## What is expected:
Repeat precisely, and only, the lines between the line containing "A transformer with a 2321-turn" and the end of the listing below, both ends included.

- Opening Delimiter -

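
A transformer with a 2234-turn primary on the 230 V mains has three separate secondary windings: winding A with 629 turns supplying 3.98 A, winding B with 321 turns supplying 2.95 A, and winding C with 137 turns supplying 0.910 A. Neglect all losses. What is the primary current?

I_p ≈ 1.60 A

V_A = 230 × 629/2234 = 64.758 V; V_B = 230 × 321/2234 = 33.048 V; V_C = 230 × 137/2234 = 14.105 V.
P_out = V_A I_A + V_B I_B + V_C I_C = 64.758×3.98 + 33.048×2.95 + 14.105×0.910 = 257.74 + 97.493 + 12.835 = 368.07 W.
Ideal ⇒ P_in = P_out, so I_p = P_out/V_p = 368.07/230 = 1.60 A.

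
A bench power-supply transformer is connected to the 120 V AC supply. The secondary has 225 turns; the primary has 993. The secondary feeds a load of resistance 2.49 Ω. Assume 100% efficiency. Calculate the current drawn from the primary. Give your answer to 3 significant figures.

I_p ≈ 2.47 A

V_s = V_p × N_s/N_p = 120 × 225/993 = 27.190 V.
I_s = V_s/R = 27.190/2.49 = 10.920 A.
For an ideal transformer I_p N_p = I_s N_s, so I_p = 10.920 × 225/993 = 2.47 A.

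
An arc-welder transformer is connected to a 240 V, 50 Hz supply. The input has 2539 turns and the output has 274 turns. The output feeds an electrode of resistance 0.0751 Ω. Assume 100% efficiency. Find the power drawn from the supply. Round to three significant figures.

V_out = V_in × N_out/N_in = 240 × 274/2539 = 25.900 V.
I_out = V_out/R = 25.900/0.0751 = 344.87 A.
I_in = I_out × N_out/N_in = 344.87 × 274/2539 = 37.217 A.
P = V_in I_in = 240 × 37.217 = 8930 W.

P ≈ 8930 W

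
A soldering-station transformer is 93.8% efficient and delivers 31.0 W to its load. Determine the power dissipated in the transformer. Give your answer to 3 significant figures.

P_loss ≈ 2.05 W

P_in = P_out/η = 31.0/0.938 = 33.0490 W.
P_loss = P_in − P_out = 33.0490 − 31.0 = 2.05 W.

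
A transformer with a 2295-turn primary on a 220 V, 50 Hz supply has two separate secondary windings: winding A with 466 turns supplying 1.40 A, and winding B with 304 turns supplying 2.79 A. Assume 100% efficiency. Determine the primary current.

V_A = 220 × 466/2295 = 44.671 V; V_B = 220 × 304/2295 = 29.142 V.
P_out = V_A I_A + V_B I_B = 44.671×1.40 + 29.142×2.79 = 62.539 + 81.305 = 143.84 W.
Ideal ⇒ P_in = P_out, so I_p = P_out/V_p = 143.84/220 = 0.654 A.

I_p ≈ 0.654 A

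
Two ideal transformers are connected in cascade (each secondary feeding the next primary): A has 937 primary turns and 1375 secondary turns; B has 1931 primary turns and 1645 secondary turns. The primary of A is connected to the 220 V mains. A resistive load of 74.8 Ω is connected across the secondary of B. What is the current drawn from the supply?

I_supply ≈ 4.60 A

After A: V = 220.00 × 1375/937 = 322.84 V.
After B: V = 322.84 × 1645/1931 = 275.02 V.
I_load = 275.02/74.8 = 3.6768 A, so P_out = 275.02 × 3.6768 = 1011.2 W.
All ideal ⇒ P_in = P_out, so I_supply = 1011.2/220 = 4.60 A.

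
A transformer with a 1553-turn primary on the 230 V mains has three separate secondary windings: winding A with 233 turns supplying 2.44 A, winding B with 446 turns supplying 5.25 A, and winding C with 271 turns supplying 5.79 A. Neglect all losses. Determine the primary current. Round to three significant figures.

I_p ≈ 2.88 A

V_A = 230 × 233/1553 = 34.507 V; V_B = 230 × 446/1553 = 66.053 V; V_C = 230 × 271/1553 = 40.135 V.
P_out = V_A I_A + V_B I_B + V_C I_C = 34.507×2.44 + 66.053×5.25 + 40.135×5.79 = 84.198 + 346.78 + 232.38 = 663.36 W.
Ideal ⇒ P_in = P_out, so I_p = P_out/V_p = 663.36/230 = 2.88 A.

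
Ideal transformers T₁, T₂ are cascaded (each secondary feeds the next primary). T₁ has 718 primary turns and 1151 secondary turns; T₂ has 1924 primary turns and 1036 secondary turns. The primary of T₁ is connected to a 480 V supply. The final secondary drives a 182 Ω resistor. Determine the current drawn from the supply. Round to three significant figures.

Secondary of T₁: V = 480.00 × 1151/718 = 769.47 V.
Secondary of T₂: V = 769.47 × 1036/1924 = 414.33 V.
I_load = 414.33/182 = 2.2765 A, so P_out = 414.33 × 2.2765 = 943.24 W.
All ideal ⇒ P_in = P_out, so I_supply = 943.24/480 = 1.97 A.

I_supply ≈ 1.97 A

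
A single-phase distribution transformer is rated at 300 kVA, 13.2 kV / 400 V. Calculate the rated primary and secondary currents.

I_p ≈ 22.7 A, I_s ≈ 750 A

I_p = S/V_p = 300000/13200 = 22.7 A.
I_s = S/V_s = 300000/400 = 750 A.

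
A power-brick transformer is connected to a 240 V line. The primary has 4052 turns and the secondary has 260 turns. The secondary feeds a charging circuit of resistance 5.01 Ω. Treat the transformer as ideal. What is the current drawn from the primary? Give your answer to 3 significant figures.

V_s = V_p × N_s/N_p = 240 × 260/4052 = 15.400 V.
I_s = V_s/R = 15.400/5.01 = 3.0738 A.
For an ideal transformer I_p N_p = I_s N_s, so I_p = 3.0738 × 260/4052 = 0.197 A.

I_p ≈ 0.197 A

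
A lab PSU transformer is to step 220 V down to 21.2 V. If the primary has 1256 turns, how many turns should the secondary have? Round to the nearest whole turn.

N_s = 121 turns

N_s/N_p = V_s/V_p, so N_s = 1256 × 21.2/220 = 121.0 ≈ 121 turns.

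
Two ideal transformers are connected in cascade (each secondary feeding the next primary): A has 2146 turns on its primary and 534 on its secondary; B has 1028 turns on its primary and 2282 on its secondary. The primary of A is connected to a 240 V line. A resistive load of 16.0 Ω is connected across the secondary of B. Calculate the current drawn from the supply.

I_supply ≈ 4.58 A

After A: V = 240.00 × 534/2146 = 59.720 V.
After B: V = 59.720 × 2282/1028 = 132.57 V.
I_load = 132.57/16.0 = 8.2856 A, so P_out = 132.57 × 8.2856 = 1098.4 W.
All ideal ⇒ P_in = P_out, so I_supply = 1098.4/240 = 4.58 A.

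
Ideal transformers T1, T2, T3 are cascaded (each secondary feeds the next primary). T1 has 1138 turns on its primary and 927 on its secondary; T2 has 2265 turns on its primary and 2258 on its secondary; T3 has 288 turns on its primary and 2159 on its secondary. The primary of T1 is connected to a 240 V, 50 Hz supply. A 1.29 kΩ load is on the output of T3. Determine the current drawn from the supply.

After T1: V = 240.00 × 927/1138 = 195.50 V.
After T2: V = 195.50 × 2258/2265 = 194.90 V.
After T3: V = 194.90 × 2159/288 = 1461.0 V.
I_load = 1461.0/1290 = 1.1326 A, so P_out = 1461.0 × 1.1326 = 1654.8 W.
All ideal ⇒ P_in = P_out, so I_supply = 1654.8/240 = 6.89 A.

I_supply ≈ 6.89 A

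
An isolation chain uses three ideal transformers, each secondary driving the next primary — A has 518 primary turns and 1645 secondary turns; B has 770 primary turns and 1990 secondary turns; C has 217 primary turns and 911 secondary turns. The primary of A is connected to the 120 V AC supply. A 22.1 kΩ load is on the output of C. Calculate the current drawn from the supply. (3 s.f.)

I_supply ≈ 6.45 A

After A: V = 120.00 × 1645/518 = 381.08 V.
After B: V = 381.08 × 1990/770 = 984.87 V.
After C: V = 984.87 × 911/217 = 4134.6 V.
I_load = 4134.6/22100 = 0.18709 A, so P_out = 4134.6 × 0.18709 = 773.54 W.
All ideal ⇒ P_in = P_out, so I_supply = 773.54/120 = 6.45 A.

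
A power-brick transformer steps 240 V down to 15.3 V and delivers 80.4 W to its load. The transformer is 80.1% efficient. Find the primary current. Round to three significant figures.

I_p ≈ 0.418 A

P_in = P_out/η = 80.4/0.801 = 100.37 W.
I_p = P_in/V_p = 100.37/240 = 0.418 A.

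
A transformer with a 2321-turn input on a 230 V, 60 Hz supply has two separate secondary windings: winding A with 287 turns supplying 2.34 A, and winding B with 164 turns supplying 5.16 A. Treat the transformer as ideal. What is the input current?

V_A = 230 × 287/2321 = 28.440 V; V_B = 230 × 164/2321 = 16.252 V.
P_out = V_A I_A + V_B I_B = 28.440×2.34 + 16.252×5.16 = 66.550 + 83.858 = 150.41 W.
Ideal ⇒ P_in = P_out, so I_in = P_out/V_in = 150.41/230 = 0.654 A.

I_in ≈ 0.654 A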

- Closing Delimiter -

## Completed exercise:
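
A transformer with a 2321-turn input on a 230 V, 60 Hz supply has two separate secondary windings: winding A with 287 turns supplying 2.34 A, and winding B with 164 turns supplying 5.16 A. Treat the transformer as ideal. What is the input current?

V_A = 230 × 287/2321 = 28.440 V; V_B = 230 × 164/2321 = 16.252 V.
P_out = V_A I_A + V_B I_B = 28.440×2.34 + 16.252×5.16 = 66.550 + 83.858 = 150.41 W.
Ideal ⇒ P_in = P_out, so I_in = P_out/V_in = 150.41/230 = 0.654 A.

I_in ≈ 0.654 A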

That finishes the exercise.